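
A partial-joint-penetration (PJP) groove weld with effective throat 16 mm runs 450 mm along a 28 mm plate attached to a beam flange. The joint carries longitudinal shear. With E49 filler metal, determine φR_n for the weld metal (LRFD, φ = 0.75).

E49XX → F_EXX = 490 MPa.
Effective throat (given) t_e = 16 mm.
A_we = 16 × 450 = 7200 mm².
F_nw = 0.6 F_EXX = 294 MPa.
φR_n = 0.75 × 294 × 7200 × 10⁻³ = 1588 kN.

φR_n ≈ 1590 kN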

━━━━━━━━━━━━━━━━

*Task item*. An acceptable answer repeats every entry exactly, with nothing omitted.

*Reply to the exercise*.
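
A partial-joint-penetration (PJP) groove weld with effective throat 16 mm runs 450 mm along a 28 mm plate attached to a beam flange. The joint carries longitudinal shear. With E49 filler metal, determine φR_n for the weld metal (LRFD, φ = 0.75).

E49XX → F_EXX = 490 MPa.
Effective throat (given) t_e = 16 mm.
A_we = 16 × 450 = 7200 mm².
F_nw = 0.6 F_EXX = 294 MPa.
φR_n = 0.75 × 294 × 7200 × 10⁻³ = 1588 kN.

φR_n ≈ 1590 kN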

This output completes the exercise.